* [Provided records]:
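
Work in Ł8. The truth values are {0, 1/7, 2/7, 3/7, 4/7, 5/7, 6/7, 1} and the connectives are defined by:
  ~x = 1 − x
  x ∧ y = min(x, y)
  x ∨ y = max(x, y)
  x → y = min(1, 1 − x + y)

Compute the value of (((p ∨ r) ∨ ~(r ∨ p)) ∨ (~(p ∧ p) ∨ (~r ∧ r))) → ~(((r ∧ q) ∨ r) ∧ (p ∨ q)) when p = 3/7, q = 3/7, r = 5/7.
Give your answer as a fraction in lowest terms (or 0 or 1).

6/7

p ∨ r = 3/7 ∨ 5/7 = 5/7
r ∨ p = 5/7 ∨ 3/7 = 5/7
~(r ∨ p) = ~5/7 = 2/7
(p ∨ r) ∨ ~(r ∨ p) = 5/7 ∨ 2/7 = 5/7
p ∧ p = 3/7 ∧ 3/7 = 3/7
~(p ∧ p) = ~3/7 = 4/7
~r = ~5/7 = 2/7
~r ∧ r = 2/7 ∧ 5/7 = 2/7
~(p ∧ p) ∨ (~r ∧ r) = 4/7 ∨ 2/7 = 4/7
((p ∨ r) ∨ ~(r ∨ p)) ∨ (~(p ∧ p) ∨ (~r ∧ r)) = 5/7 ∨ 4/7 = 5/7
r ∧ q = 5/7 ∧ 3/7 = 3/7
(r ∧ q) ∨ r = 3/7 ∨ 5/7 = 5/7
p ∨ q = 3/7 ∨ 3/7 = 3/7
((r ∧ q) ∨ r) ∧ (p ∨ q) = 5/7 ∧ 3/7 = 3/7
~(((r ∧ q) ∨ r) ∧ (p ∨ q)) = ~3/7 = 4/7
(((p ∨ r) ∨ ~(r ∨ p)) ∨ (~(p ∧ p) ∨ (~r ∧ r))) → ~(((r ∧ q) ∨ r) ∧ (p ∨ q)) = 5/7 → 4/7 = 6/7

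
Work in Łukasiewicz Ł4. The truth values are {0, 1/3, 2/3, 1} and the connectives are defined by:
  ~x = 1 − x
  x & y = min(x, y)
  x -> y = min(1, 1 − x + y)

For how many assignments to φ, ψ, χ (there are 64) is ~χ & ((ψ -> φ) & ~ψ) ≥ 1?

4

value 1: 4 assignments (counts)
value 2/3: 12 assignments
value 1/3: 20 assignments
value 0: 28 assignments
So 4 of the 64 assignments meet the threshold.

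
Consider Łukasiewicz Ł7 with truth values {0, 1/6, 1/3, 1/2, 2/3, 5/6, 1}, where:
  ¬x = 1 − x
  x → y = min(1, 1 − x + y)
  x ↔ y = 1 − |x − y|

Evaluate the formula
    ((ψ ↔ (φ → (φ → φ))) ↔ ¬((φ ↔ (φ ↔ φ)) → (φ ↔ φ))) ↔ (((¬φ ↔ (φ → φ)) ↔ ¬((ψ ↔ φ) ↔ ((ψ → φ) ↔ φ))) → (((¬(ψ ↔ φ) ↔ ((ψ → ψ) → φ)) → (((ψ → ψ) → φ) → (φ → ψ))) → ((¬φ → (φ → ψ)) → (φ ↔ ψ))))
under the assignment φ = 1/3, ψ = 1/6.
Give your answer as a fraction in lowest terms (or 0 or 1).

5/6

φ → φ = 1/3 → 1/3 = 1
φ → (φ → φ) = 1/3 → 1 = 1
ψ ↔ (φ → (φ → φ)) = 1/6 ↔ 1 = 1/6
φ ↔ φ = 1/3 ↔ 1/3 = 1
φ ↔ (φ ↔ φ) = 1/3 ↔ 1 = 1/3
φ ↔ φ = 1/3 ↔ 1/3 = 1
(φ ↔ (φ ↔ φ)) → (φ ↔ φ) = 1/3 → 1 = 1
¬((φ ↔ (φ ↔ φ)) → (φ ↔ φ)) = ¬1 = 0
(ψ ↔ (φ → (φ → φ))) ↔ ¬((φ ↔ (φ ↔ φ)) → (φ ↔ φ)) = 1/6 ↔ 0 = 5/6
¬φ = ¬1/3 = 2/3
φ → φ = 1/3 → 1/3 = 1
¬φ ↔ (φ → φ) = 2/3 ↔ 1 = 2/3
ψ ↔ φ = 1/6 ↔ 1/3 = 5/6
ψ → φ = 1/6 → 1/3 = 1
(ψ → φ) ↔ φ = 1 ↔ 1/3 = 1/3
(ψ ↔ φ) ↔ ((ψ → φ) ↔ φ) = 5/6 ↔ 1/3 = 1/2
¬((ψ ↔ φ) ↔ ((ψ → φ) ↔ φ)) = ¬1/2 = 1/2
(¬φ ↔ (φ → φ)) ↔ ¬((ψ ↔ φ) ↔ ((ψ → φ) ↔ φ)) = 2/3 ↔ 1/2 = 5/6
ψ ↔ φ = 1/6 ↔ 1/3 = 5/6
¬(ψ ↔ φ) = ¬5/6 = 1/6
ψ → ψ = 1/6 → 1/6 = 1
(ψ → ψ) → φ = 1 → 1/3 = 1/3
¬(ψ ↔ φ) ↔ ((ψ → ψ) → φ) = 1/6 ↔ 1/3 = 5/6
ψ → ψ = 1/6 → 1/6 = 1
(ψ → ψ) → φ = 1 → 1/3 = 1/3
φ → ψ = 1/3 → 1/6 = 5/6
((ψ → ψ) → φ) → (φ → ψ) = 1/3 → 5/6 = 1
(¬(ψ ↔ φ) ↔ ((ψ → ψ) → φ)) → (((ψ → ψ) → φ) → (φ → ψ)) = 5/6 → 1 = 1
¬φ = ¬1/3 = 2/3
φ → ψ = 1/3 → 1/6 = 5/6
¬φ → (φ → ψ) = 2/3 → 5/6 = 1
φ ↔ ψ = 1/3 ↔ 1/6 = 5/6
(¬φ → (φ → ψ)) → (φ ↔ ψ) = 1 → 5/6 = 5/6
((¬(ψ ↔ φ) ↔ ((ψ → ψ) → φ)) → (((ψ → ψ) → φ) → (φ → ψ))) → ((¬φ → (φ → ψ)) → (φ ↔ ψ)) = 1 → 5/6 = 5/6
((¬φ ↔ (φ → φ)) ↔ ¬((ψ ↔ φ) ↔ ((ψ → φ) ↔ φ))) → (((¬(ψ ↔ φ) ↔ ((ψ → ψ) → φ)) → (((ψ → ψ) → φ) → (φ → ψ))) → ((¬φ → (φ → ψ)) → (φ ↔ ψ))) = 5/6 → 5/6 = 1
((ψ ↔ (φ → (φ → φ))) ↔ ¬((φ ↔ (φ ↔ φ)) → (φ ↔ φ))) ↔ (((¬φ ↔ (φ → φ)) ↔ ¬((ψ ↔ φ) ↔ ((ψ → φ) ↔ φ))) → (((¬(ψ ↔ φ) ↔ ((ψ → ψ) → φ)) → (((ψ → ψ) → φ) → (φ → ψ))) → ((¬φ → (φ → ψ)) → (φ ↔ ψ)))) = 5/6 ↔ 1 = 5/6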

* [Try it]: A verbatim copy of all the entries above is requested.

* [Solution]:
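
Work in Ł8. The truth values are {0, 1/7, 2/7, 3/7, 4/7, 5/7, 6/7, 1} and the connectives are defined by:
  ~x = 1 − x
  x ∧ y = min(x, y)
  x ∨ y = max(x, y)
  x → y = min(1, 1 − x + y)

Compute the value of (((p ∨ r) ∨ ~(r ∨ p)) ∨ (~(p ∧ p) ∨ (~r ∧ r))) → ~(((r ∧ q) ∨ r) ∧ (p ∨ q)) when p = 3/7, q = 3/7, r = 5/7.
Give your answer as a fraction in lowest terms (or 0 or 1).

6/7

p ∨ r = 3/7 ∨ 5/7 = 5/7
r ∨ p = 5/7 ∨ 3/7 = 5/7
~(r ∨ p) = ~5/7 = 2/7
(p ∨ r) ∨ ~(r ∨ p) = 5/7 ∨ 2/7 = 5/7
p ∧ p = 3/7 ∧ 3/7 = 3/7
~(p ∧ p) = ~3/7 = 4/7
~r = ~5/7 = 2/7
~r ∧ r = 2/7 ∧ 5/7 = 2/7
~(p ∧ p) ∨ (~r ∧ r) = 4/7 ∨ 2/7 = 4/7
((p ∨ r) ∨ ~(r ∨ p)) ∨ (~(p ∧ p) ∨ (~r ∧ r)) = 5/7 ∨ 4/7 = 5/7
r ∧ q = 5/7 ∧ 3/7 = 3/7
(r ∧ q) ∨ r = 3/7 ∨ 5/7 = 5/7
p ∨ q = 3/7 ∨ 3/7 = 3/7
((r ∧ q) ∨ r) ∧ (p ∨ q) = 5/7 ∧ 3/7 = 3/7
~(((r ∧ q) ∨ r) ∧ (p ∨ q)) = ~3/7 = 4/7
(((p ∨ r) ∨ ~(r ∨ p)) ∨ (~(p ∧ p) ∨ (~r ∧ r))) → ~(((r ∧ q) ∨ r) ∧ (p ∨ q)) = 5/7 → 4/7 = 6/7

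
Work in Łukasiewicz Ł4. The truth values are {0, 1/3, 2/3, 1} and the connectives are defined by:
  ~x = 1 − x
  x & y = min(x, y)
  x -> y = min(1, 1 − x + y)

For how many assignments to φ, ψ, χ (there are 64) is ~χ & ((ψ -> φ) & ~ψ) ≥ 1?

4

value 1: 4 assignments (counts)
value 2/3: 12 assignments
value 1/3: 20 assignments
value 0: 28 assignments
So 4 of the 64 assignments meet the threshold.

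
Consider Łukasiewicz Ł7 with truth values {0, 1/6, 1/3, 1/2, 2/3, 5/6, 1}, where:
  ¬x = 1 − x
  x → y = min(1, 1 − x + y)
  x ↔ y = 1 − |x − y|

Evaluate the formula
    ((ψ ↔ (φ → (φ → φ))) ↔ ¬((φ ↔ (φ ↔ φ)) → (φ ↔ φ))) ↔ (((¬φ ↔ (φ → φ)) ↔ ¬((ψ ↔ φ) ↔ ((ψ → φ) ↔ φ))) → (((¬(ψ ↔ φ) ↔ ((ψ → ψ) → φ)) → (((ψ → ψ) → φ) → (φ → ψ))) → ((¬φ → (φ → ψ)) → (φ ↔ ψ))))
under the assignment φ = 1/3, ψ = 1/6.
Give your answer as a fraction in lowest terms (or 0 or 1).

5/6

φ → φ = 1/3 → 1/3 = 1
φ → (φ → φ) = 1/3 → 1 = 1
ψ ↔ (φ → (φ → φ)) = 1/6 ↔ 1 = 1/6
φ ↔ φ = 1/3 ↔ 1/3 = 1
φ ↔ (φ ↔ φ) = 1/3 ↔ 1 = 1/3
φ ↔ φ = 1/3 ↔ 1/3 = 1
(φ ↔ (φ ↔ φ)) → (φ ↔ φ) = 1/3 → 1 = 1
¬((φ ↔ (φ ↔ φ)) → (φ ↔ φ)) = ¬1 = 0
(ψ ↔ (φ → (φ → φ))) ↔ ¬((φ ↔ (φ ↔ φ)) → (φ ↔ φ)) = 1/6 ↔ 0 = 5/6
¬φ = ¬1/3 = 2/3
φ → φ = 1/3 → 1/3 = 1
¬φ ↔ (φ → φ) = 2/3 ↔ 1 = 2/3
ψ ↔ φ = 1/6 ↔ 1/3 = 5/6
ψ → φ = 1/6 → 1/3 = 1
(ψ → φ) ↔ φ = 1 ↔ 1/3 = 1/3
(ψ ↔ φ) ↔ ((ψ → φ) ↔ φ) = 5/6 ↔ 1/3 = 1/2
¬((ψ ↔ φ) ↔ ((ψ → φ) ↔ φ)) = ¬1/2 = 1/2
(¬φ ↔ (φ → φ)) ↔ ¬((ψ ↔ φ) ↔ ((ψ → φ) ↔ φ)) = 2/3 ↔ 1/2 = 5/6
ψ ↔ φ = 1/6 ↔ 1/3 = 5/6
¬(ψ ↔ φ) = ¬5/6 = 1/6
ψ → ψ = 1/6 → 1/6 = 1
(ψ → ψ) → φ = 1 → 1/3 = 1/3
¬(ψ ↔ φ) ↔ ((ψ → ψ) → φ) = 1/6 ↔ 1/3 = 5/6
ψ → ψ = 1/6 → 1/6 = 1
(ψ → ψ) → φ = 1 → 1/3 = 1/3
φ → ψ = 1/3 → 1/6 = 5/6
((ψ → ψ) → φ) → (φ → ψ) = 1/3 → 5/6 = 1
(¬(ψ ↔ φ) ↔ ((ψ → ψ) → φ)) → (((ψ → ψ) → φ) → (φ → ψ)) = 5/6 → 1 = 1
¬φ = ¬1/3 = 2/3
φ → ψ = 1/3 → 1/6 = 5/6
¬φ → (φ → ψ) = 2/3 → 5/6 = 1
φ ↔ ψ = 1/3 ↔ 1/6 = 5/6
(¬φ → (φ → ψ)) → (φ ↔ ψ) = 1 → 5/6 = 5/6
((¬(ψ ↔ φ) ↔ ((ψ → ψ) → φ)) → (((ψ → ψ) → φ) → (φ → ψ))) → ((¬φ → (φ → ψ)) → (φ ↔ ψ)) = 1 → 5/6 = 5/6
((¬φ ↔ (φ → φ)) ↔ ¬((ψ ↔ φ) ↔ ((ψ → φ) ↔ φ))) → (((¬(ψ ↔ φ) ↔ ((ψ → ψ) → φ)) → (((ψ → ψ) → φ) → (φ → ψ))) → ((¬φ → (φ → ψ)) → (φ ↔ ψ))) = 5/6 → 5/6 = 1
((ψ ↔ (φ → (φ → φ))) ↔ ¬((φ ↔ (φ ↔ φ)) → (φ ↔ φ))) ↔ (((¬φ ↔ (φ → φ)) ↔ ¬((ψ ↔ φ) ↔ ((ψ → φ) ↔ φ))) → (((¬(ψ ↔ φ) ↔ ((ψ → ψ) → φ)) → (((ψ → ψ) → φ) → (φ → ψ))) → ((¬φ → (φ → ψ)) → (φ ↔ ψ)))) = 5/6 ↔ 1 = 5/6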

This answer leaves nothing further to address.